[WHAT TO WORK ON]
Scan the entries for lines with the word "records", then copy those lines.

[INFORMATION SHOWN]
────
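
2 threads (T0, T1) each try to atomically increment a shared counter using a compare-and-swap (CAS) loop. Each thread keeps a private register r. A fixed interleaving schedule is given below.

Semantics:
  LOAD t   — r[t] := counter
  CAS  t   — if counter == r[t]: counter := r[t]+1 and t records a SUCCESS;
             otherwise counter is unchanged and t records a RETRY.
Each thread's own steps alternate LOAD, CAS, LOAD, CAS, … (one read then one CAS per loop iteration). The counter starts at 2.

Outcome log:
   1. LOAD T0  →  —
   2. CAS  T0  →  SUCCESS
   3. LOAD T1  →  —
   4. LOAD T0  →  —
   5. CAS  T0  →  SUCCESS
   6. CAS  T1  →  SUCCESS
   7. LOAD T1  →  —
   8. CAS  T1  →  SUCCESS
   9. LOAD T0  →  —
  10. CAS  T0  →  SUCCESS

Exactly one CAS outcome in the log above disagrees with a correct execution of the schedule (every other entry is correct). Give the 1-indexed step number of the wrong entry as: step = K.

Reference trace:
step 1: T0 LOAD ⇒ load; ctr=2 reg=2
step 2: T0 CAS ⇒ ok; ctr=3 reg=2
step 3: T1 LOAD ⇒ load; ctr=3 reg=3
step 4: T0 LOAD ⇒ load; ctr=3 reg=3
step 5: T0 CAS ⇒ ok; ctr=4 reg=3
step 6: T1 CAS ⇒ retry; ctr=4 reg=3
step 7: T1 LOAD ⇒ load; ctr=4 reg=4
step 8: T1 CAS ⇒ ok; ctr=5 reg=4
step 9: T0 LOAD ⇒ load; ctr=5 reg=5
step 10: T0 CAS ⇒ ok; ctr=6 reg=5
Mismatch at 6.

step = 6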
────
[ANSWER SPACE]
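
  CAS  t   — if counter == r[t]: counter := r[t]+1 and t records a SUCCESS;
             otherwise counter is unchanged and t records a RETRY.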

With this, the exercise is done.